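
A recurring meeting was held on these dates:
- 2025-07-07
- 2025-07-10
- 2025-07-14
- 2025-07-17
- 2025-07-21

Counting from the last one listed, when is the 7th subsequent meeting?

2025-08-14

The gap pattern 3, 4, 3, 4 repeats every 2 events.
These are the Mondays and Thursdays of each week.
The following Thursday is 2025-07-24.
The following Monday is 2025-07-28.
Next Thursday: 2025-07-31.
The following Monday is 2025-08-04.
The following Thursday is 2025-08-07.
The following Monday is 2025-08-11.
Next Thursday: 2025-08-14.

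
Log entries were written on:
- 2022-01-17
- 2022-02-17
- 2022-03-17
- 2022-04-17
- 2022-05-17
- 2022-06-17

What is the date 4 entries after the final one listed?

Each date is the 17th; the gaps (31, 28, 31, 30, 31) track the month lengths.
The rule is the 17th of each month.
Next: July 2022 → 2022-07-17.
August 2022: 2022-08-17.
Next: September 2022 → 2022-09-17.
October 2022: 2022-10-17.

2022-10-17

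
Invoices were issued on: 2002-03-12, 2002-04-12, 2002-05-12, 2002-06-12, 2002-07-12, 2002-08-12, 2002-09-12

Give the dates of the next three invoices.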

● **TASK DETAILS**: Set down the material above exactly, in full.

● **ANSWER TO THIS TASK**:
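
A recurring meeting was held on these dates:
- 2025-07-07
- 2025-07-10
- 2025-07-14
- 2025-07-17
- 2025-07-21

Counting from the last one listed, when is the 7th subsequent meeting?

2025-08-14

The gap pattern 3, 4, 3, 4 repeats every 2 events.
These are the Mondays and Thursdays of each week.
The following Thursday is 2025-07-24.
The following Monday is 2025-07-28.
Next Thursday: 2025-07-31.
The following Monday is 2025-08-04.
The following Thursday is 2025-08-07.
The following Monday is 2025-08-11.
Next Thursday: 2025-08-14.

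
Log entries were written on:
- 2022-01-17
- 2022-02-17
- 2022-03-17
- 2022-04-17
- 2022-05-17
- 2022-06-17

What is the date 4 entries after the final one listed?

Each date is the 17th; the gaps (31, 28, 31, 30, 31) track the month lengths.
The rule is the 17th of each month.
Next: July 2022 → 2022-07-17.
August 2022: 2022-08-17.
Next: September 2022 → 2022-09-17.
October 2022: 2022-10-17.

2022-10-17

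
Invoices were issued on: 2002-03-12, 2002-04-12, 2002-05-12, 2002-06-12, 2002-07-12, 2002-08-12, 2002-09-12

Give the dates of the next three invoices.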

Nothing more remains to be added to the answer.